*** Data supplied ***

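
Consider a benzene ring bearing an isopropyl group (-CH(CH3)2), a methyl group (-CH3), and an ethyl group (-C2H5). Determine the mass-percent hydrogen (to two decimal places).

11.18%

Atom tally by fragment:
  benzene ring core → C:6 H:6
  (− 3 ring H displaced by substituents)
  + CH(CH3)2 → C:3 H:7
  + CH3 → C:1 H:3
  + C2H5 → C:2 H:5
Element totals:
  C: 12
  H: 18
Molecular formula: C12H18.
Molar mass = 162.276 g/mol.
Mass from H: 18 × 1.008 = 18.144 g/mol.
%H = 18.144 / 162.276 × 100 = 11.18%.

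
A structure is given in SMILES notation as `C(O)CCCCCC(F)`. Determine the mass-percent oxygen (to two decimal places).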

*** End of Data supplied ***

Your assignment> Set down every entry again, exactly as written.

Exercise result>
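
Consider a benzene ring bearing an isopropyl group (-CH(CH3)2), a methyl group (-CH3), and an ethyl group (-C2H5). Determine the mass-percent hydrogen (to two decimal places).

11.18%

Atom tally by fragment:
  benzene ring core → C:6 H:6
  (− 3 ring H displaced by substituents)
  + CH(CH3)2 → C:3 H:7
  + CH3 → C:1 H:3
  + C2H5 → C:2 H:5
Element totals:
  C: 12
  H: 18
Molecular formula: C12H18.
Molar mass = 162.276 g/mol.
Mass from H: 18 × 1.008 = 18.144 g/mol.
%H = 18.144 / 162.276 × 100 = 11.18%.

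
A structure is given in SMILES notation as `C(O)CCCCCC(F)`. Determine the mass-percent oxygen (to two decimal places).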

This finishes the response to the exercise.